** Opening Records for this exercise block **

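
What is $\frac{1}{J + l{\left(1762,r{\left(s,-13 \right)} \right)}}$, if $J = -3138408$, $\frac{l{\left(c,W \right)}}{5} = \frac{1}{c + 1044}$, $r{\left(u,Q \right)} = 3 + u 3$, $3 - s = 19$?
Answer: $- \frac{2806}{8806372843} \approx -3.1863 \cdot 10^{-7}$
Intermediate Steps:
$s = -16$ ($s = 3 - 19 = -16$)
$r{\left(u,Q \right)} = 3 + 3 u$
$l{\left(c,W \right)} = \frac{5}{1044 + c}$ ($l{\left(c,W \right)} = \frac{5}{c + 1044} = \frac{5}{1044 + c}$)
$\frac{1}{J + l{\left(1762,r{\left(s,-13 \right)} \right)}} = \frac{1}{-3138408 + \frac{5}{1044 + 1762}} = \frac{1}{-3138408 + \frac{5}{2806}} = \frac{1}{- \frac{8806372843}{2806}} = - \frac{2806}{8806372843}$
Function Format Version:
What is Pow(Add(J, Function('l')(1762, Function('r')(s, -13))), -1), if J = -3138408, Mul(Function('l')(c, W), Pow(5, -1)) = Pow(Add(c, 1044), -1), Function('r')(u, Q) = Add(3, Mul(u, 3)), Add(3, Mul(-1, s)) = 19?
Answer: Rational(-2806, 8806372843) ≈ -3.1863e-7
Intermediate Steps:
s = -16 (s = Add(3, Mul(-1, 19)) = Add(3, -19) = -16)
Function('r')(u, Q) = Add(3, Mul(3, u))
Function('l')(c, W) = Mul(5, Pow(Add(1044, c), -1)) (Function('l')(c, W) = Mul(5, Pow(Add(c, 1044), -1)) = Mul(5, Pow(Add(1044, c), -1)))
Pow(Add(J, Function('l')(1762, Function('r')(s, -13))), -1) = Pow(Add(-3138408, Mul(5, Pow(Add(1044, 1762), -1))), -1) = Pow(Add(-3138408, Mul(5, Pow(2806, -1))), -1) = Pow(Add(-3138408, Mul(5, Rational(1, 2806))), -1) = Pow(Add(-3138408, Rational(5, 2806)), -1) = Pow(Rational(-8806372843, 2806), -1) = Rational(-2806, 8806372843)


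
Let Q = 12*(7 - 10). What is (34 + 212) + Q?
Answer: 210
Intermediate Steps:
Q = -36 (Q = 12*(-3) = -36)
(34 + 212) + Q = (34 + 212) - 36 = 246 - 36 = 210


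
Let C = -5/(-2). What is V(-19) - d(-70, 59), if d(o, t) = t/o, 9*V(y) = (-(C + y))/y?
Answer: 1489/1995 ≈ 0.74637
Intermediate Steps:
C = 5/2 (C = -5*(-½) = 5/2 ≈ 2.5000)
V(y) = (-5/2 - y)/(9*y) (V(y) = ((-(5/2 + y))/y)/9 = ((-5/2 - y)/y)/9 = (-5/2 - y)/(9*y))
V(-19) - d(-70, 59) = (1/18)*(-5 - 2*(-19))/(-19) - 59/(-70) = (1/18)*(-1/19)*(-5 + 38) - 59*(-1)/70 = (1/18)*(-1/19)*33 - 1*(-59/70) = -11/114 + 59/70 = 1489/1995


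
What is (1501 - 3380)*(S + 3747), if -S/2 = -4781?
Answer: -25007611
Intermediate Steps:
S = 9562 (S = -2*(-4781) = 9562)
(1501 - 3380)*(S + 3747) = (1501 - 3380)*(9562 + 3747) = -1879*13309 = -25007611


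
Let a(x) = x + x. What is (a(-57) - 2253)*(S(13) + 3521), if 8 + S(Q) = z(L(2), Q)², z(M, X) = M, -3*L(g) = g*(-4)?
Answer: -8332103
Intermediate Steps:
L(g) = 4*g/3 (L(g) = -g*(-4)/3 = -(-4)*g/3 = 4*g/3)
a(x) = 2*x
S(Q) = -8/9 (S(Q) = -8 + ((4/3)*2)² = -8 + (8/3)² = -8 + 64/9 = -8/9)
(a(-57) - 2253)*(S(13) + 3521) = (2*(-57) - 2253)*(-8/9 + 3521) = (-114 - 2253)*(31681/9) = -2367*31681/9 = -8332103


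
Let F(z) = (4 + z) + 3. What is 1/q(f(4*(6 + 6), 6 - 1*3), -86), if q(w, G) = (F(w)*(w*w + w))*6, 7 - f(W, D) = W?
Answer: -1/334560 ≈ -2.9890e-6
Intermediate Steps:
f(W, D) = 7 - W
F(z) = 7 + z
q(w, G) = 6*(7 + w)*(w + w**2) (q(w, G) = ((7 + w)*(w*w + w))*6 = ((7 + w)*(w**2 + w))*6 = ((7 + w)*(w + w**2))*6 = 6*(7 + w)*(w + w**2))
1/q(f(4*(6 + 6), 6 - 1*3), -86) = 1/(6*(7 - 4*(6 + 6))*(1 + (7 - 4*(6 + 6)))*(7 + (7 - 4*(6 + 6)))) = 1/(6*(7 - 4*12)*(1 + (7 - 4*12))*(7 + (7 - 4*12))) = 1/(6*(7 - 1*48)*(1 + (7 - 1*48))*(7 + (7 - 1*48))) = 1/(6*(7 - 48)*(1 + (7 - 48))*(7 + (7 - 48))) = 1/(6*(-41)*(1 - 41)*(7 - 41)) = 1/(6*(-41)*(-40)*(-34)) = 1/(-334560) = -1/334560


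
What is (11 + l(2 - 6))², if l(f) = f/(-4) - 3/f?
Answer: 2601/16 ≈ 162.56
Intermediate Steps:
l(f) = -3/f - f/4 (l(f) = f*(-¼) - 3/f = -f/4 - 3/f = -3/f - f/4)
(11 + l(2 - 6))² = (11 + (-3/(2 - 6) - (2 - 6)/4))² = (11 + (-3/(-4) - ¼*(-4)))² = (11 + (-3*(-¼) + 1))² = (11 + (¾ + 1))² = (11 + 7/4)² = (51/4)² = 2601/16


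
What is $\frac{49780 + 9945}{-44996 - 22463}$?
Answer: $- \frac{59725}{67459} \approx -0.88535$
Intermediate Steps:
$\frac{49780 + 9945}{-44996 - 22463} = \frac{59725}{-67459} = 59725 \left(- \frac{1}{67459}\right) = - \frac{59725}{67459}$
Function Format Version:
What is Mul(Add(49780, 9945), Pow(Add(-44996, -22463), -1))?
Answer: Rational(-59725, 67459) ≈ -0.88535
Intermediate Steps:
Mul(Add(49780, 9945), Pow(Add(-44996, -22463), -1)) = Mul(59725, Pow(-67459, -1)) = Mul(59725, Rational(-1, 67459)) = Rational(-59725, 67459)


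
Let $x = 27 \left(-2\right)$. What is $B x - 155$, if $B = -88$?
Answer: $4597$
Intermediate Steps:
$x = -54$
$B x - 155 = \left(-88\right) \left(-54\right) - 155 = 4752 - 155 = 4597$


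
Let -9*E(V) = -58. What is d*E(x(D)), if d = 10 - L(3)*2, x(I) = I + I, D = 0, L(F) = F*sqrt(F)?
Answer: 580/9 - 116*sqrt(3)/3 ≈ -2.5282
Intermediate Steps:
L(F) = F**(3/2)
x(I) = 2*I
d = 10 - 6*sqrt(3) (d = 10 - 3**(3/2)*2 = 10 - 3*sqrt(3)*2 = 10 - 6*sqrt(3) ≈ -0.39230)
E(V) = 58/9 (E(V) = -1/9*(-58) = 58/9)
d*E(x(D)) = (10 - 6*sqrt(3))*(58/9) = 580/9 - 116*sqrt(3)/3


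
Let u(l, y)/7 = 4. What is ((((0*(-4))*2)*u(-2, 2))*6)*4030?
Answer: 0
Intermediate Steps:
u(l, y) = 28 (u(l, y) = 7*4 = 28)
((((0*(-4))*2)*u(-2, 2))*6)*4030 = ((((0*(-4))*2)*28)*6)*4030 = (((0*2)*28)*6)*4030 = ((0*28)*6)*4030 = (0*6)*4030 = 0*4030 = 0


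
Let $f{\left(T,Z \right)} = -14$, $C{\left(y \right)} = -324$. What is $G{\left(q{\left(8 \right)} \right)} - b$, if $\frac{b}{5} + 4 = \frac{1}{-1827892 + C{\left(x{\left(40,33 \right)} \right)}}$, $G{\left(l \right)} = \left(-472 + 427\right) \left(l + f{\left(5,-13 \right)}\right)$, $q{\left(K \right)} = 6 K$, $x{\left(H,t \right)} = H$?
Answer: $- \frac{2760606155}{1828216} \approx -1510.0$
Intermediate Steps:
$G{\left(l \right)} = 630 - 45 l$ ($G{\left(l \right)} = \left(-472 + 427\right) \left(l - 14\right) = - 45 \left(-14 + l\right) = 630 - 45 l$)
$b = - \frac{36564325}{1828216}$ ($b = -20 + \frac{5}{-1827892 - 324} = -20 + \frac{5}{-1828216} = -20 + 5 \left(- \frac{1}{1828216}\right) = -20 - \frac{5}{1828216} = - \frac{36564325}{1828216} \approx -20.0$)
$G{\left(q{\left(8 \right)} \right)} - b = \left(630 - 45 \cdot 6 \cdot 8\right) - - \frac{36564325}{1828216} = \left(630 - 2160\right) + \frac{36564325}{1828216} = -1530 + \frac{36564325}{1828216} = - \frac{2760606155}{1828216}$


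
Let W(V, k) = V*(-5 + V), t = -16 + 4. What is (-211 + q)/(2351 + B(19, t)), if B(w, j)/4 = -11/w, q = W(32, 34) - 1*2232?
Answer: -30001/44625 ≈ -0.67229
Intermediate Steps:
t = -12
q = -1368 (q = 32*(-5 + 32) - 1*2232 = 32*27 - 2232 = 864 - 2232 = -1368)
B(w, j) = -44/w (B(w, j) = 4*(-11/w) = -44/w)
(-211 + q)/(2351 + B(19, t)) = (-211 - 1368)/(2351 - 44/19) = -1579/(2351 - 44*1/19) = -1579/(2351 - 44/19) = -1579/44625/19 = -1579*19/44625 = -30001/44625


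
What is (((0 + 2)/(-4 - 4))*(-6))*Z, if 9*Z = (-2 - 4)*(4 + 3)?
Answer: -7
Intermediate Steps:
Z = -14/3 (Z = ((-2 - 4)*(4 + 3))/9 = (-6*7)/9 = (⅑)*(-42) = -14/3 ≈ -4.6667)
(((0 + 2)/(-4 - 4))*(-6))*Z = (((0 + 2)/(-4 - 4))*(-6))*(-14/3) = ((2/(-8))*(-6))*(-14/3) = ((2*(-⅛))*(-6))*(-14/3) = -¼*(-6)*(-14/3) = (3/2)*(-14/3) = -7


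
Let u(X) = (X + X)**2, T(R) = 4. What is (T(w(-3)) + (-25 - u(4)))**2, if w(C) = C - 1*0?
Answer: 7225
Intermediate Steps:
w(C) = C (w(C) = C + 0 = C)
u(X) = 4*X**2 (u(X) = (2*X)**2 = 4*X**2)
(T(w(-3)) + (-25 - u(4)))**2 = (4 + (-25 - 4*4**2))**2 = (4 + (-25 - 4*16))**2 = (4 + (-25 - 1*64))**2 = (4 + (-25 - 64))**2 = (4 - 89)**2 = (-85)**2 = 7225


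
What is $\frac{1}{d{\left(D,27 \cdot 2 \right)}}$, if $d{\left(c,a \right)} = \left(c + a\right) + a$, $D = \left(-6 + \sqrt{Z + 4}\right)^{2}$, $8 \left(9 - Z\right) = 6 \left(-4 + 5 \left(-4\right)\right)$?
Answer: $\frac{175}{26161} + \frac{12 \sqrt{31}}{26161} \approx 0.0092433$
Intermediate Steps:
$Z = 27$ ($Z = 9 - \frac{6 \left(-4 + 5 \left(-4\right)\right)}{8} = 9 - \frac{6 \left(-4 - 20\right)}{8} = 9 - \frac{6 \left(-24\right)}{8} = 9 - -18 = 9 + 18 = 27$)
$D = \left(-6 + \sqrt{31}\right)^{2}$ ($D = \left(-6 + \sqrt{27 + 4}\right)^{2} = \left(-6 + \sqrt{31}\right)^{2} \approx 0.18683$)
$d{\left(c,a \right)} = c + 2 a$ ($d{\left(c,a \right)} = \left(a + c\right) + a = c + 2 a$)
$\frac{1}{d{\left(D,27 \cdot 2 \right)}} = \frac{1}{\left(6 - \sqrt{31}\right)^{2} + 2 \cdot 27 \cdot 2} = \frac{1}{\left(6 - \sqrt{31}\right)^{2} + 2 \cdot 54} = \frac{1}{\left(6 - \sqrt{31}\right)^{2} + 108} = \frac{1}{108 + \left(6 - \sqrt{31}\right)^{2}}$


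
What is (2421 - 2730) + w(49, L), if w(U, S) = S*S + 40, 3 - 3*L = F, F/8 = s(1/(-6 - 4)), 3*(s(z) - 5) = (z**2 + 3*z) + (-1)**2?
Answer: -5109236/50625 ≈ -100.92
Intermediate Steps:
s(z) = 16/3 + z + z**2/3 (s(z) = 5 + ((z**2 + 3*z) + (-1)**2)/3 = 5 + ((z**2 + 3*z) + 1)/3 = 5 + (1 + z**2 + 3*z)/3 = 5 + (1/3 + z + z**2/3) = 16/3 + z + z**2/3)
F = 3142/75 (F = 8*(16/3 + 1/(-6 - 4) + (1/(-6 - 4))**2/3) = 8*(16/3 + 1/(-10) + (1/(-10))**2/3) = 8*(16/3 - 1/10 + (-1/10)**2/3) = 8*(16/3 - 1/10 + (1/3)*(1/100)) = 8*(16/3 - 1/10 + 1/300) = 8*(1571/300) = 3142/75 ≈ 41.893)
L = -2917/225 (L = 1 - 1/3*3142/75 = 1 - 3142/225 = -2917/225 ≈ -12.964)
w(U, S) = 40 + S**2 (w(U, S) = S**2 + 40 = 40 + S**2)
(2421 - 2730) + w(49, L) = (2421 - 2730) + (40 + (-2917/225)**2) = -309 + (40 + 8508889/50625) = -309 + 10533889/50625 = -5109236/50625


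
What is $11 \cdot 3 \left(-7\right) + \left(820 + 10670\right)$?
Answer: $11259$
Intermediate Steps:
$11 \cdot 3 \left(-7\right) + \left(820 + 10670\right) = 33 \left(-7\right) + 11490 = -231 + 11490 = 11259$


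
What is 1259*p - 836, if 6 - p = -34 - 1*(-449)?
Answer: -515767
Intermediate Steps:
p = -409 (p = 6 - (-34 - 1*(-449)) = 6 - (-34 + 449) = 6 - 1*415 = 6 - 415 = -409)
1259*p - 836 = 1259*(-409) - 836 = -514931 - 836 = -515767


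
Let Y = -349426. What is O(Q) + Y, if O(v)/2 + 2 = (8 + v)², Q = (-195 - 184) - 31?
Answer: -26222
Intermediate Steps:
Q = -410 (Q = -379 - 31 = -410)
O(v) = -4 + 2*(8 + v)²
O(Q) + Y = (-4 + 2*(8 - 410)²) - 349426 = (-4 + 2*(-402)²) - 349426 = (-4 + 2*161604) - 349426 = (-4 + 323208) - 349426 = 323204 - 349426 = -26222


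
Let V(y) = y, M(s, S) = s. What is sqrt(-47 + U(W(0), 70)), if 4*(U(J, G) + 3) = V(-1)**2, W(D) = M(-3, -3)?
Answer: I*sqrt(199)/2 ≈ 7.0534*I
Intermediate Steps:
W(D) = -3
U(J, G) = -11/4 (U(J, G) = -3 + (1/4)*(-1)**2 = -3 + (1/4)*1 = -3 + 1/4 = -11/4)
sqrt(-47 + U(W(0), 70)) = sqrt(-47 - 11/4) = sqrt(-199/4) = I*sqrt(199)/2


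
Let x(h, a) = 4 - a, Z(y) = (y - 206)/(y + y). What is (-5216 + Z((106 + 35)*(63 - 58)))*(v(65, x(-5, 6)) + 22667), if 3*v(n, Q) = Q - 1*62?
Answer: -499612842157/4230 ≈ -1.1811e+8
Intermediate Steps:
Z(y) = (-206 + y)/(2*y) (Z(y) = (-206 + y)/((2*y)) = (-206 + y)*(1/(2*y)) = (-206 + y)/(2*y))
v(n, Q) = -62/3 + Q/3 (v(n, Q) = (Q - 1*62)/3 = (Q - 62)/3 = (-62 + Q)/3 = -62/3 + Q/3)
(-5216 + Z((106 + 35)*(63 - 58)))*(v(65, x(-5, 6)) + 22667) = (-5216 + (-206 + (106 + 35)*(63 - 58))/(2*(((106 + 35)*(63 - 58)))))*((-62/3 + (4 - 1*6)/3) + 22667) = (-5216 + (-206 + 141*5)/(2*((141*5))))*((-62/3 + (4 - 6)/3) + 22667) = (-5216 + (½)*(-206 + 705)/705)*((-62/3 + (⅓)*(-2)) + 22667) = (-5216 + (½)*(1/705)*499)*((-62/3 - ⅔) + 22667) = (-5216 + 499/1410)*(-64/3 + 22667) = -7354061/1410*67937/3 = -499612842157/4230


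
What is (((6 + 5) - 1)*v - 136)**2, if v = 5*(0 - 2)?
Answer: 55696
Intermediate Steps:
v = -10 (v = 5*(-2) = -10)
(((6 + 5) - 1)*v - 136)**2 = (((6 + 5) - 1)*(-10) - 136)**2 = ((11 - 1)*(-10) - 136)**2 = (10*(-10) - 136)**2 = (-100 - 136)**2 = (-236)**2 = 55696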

** Closing Records for this exercise block **

◆ Task objective ◆
Exactly and only the lines from the one containing "What is 1259*p" to the end of the entries above are to be written out.

◆ Task answer ◆
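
What is 1259*p - 836, if 6 - p = -34 - 1*(-449)?
Answer: -515767
Intermediate Steps:
p = -409 (p = 6 - (-34 - 1*(-449)) = 6 - (-34 + 449) = 6 - 1*415 = 6 - 415 = -409)
1259*p - 836 = 1259*(-409) - 836 = -514931 - 836 = -515767


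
Let Y = -349426. What is O(Q) + Y, if O(v)/2 + 2 = (8 + v)², Q = (-195 - 184) - 31?
Answer: -26222
Intermediate Steps:
Q = -410 (Q = -379 - 31 = -410)
O(v) = -4 + 2*(8 + v)²
O(Q) + Y = (-4 + 2*(8 - 410)²) - 349426 = (-4 + 2*(-402)²) - 349426 = (-4 + 2*161604) - 349426 = (-4 + 323208) - 349426 = 323204 - 349426 = -26222


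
Let V(y) = y, M(s, S) = s. What is sqrt(-47 + U(W(0), 70)), if 4*(U(J, G) + 3) = V(-1)**2, W(D) = M(-3, -3)?
Answer: I*sqrt(199)/2 ≈ 7.0534*I
Intermediate Steps:
W(D) = -3
U(J, G) = -11/4 (U(J, G) = -3 + (1/4)*(-1)**2 = -3 + (1/4)*1 = -3 + 1/4 = -11/4)
sqrt(-47 + U(W(0), 70)) = sqrt(-47 - 11/4) = sqrt(-199/4) = I*sqrt(199)/2


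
Let x(h, a) = 4 - a, Z(y) = (y - 206)/(y + y). What is (-5216 + Z((106 + 35)*(63 - 58)))*(v(65, x(-5, 6)) + 22667), if 3*v(n, Q) = Q - 1*62?
Answer: -499612842157/4230 ≈ -1.1811e+8
Intermediate Steps:
Z(y) = (-206 + y)/(2*y) (Z(y) = (-206 + y)/((2*y)) = (-206 + y)*(1/(2*y)) = (-206 + y)/(2*y))
v(n, Q) = -62/3 + Q/3 (v(n, Q) = (Q - 1*62)/3 = (Q - 62)/3 = (-62 + Q)/3 = -62/3 + Q/3)
(-5216 + Z((106 + 35)*(63 - 58)))*(v(65, x(-5, 6)) + 22667) = (-5216 + (-206 + (106 + 35)*(63 - 58))/(2*(((106 + 35)*(63 - 58)))))*((-62/3 + (4 - 1*6)/3) + 22667) = (-5216 + (-206 + 141*5)/(2*((141*5))))*((-62/3 + (4 - 6)/3) + 22667) = (-5216 + (½)*(-206 + 705)/705)*((-62/3 + (⅓)*(-2)) + 22667) = (-5216 + (½)*(1/705)*499)*((-62/3 - ⅔) + 22667) = (-5216 + 499/1410)*(-64/3 + 22667) = -7354061/1410*67937/3 = -499612842157/4230


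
What is (((6 + 5) - 1)*v - 136)**2, if v = 5*(0 - 2)?
Answer: 55696
Intermediate Steps:
v = -10 (v = 5*(-2) = -10)
(((6 + 5) - 1)*v - 136)**2 = (((6 + 5) - 1)*(-10) - 136)**2 = ((11 - 1)*(-10) - 136)**2 = (10*(-10) - 136)**2 = (-100 - 136)**2 = (-236)**2 = 55696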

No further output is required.